::: Material provided :::

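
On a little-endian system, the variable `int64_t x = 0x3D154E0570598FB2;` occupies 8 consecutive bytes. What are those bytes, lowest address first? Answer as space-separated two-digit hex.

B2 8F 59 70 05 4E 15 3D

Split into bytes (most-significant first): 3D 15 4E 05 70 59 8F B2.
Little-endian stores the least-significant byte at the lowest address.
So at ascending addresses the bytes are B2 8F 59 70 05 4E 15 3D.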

:::
::: Material provided :::

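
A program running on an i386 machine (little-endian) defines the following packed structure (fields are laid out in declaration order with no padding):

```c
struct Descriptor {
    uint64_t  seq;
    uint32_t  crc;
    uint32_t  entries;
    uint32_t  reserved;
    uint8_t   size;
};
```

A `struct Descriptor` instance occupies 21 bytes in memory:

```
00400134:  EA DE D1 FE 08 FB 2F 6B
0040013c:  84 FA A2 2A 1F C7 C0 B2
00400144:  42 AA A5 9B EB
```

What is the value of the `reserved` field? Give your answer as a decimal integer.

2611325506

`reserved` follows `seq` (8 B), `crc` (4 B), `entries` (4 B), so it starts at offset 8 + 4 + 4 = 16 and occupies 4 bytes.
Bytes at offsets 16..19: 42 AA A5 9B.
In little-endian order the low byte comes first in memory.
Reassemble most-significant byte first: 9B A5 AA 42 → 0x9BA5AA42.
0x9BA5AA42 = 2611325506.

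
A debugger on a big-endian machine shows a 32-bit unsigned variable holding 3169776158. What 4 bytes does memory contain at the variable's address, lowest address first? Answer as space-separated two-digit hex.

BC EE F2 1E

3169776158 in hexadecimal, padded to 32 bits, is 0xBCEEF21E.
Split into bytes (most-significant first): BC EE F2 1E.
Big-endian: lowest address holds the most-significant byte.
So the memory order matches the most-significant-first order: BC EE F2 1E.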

:::
::: Material provided :::

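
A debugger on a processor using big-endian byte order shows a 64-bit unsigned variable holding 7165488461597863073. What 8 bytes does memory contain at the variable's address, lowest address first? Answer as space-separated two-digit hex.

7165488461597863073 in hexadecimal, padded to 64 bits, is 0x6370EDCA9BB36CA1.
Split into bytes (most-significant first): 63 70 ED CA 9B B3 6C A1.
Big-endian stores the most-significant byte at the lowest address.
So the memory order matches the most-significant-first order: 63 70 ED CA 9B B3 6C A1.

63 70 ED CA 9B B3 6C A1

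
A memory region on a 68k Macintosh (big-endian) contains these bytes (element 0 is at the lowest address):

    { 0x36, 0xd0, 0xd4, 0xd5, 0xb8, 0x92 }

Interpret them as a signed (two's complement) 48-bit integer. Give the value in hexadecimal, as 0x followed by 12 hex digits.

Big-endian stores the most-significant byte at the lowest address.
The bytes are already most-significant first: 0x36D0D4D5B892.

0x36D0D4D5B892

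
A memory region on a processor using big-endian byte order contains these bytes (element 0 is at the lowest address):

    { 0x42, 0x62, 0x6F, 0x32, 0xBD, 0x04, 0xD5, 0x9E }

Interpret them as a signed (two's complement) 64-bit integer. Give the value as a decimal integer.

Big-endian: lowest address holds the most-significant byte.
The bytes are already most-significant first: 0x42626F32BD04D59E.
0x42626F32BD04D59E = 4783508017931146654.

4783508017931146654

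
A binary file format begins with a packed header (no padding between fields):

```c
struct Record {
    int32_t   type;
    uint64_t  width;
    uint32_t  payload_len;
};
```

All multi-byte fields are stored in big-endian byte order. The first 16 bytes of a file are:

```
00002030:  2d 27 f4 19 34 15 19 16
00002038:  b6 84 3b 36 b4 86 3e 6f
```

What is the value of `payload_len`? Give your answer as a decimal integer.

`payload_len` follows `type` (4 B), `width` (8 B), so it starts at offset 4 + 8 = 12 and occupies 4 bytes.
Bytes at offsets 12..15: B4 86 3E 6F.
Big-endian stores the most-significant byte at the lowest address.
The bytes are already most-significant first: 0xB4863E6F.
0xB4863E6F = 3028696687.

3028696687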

:::

Work instructions
What is needed is every line of the records above that contains the word "Descriptor".

Exercise answer
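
struct Descriptor {
A `struct Descriptor` instance occupies 21 bytes in memory: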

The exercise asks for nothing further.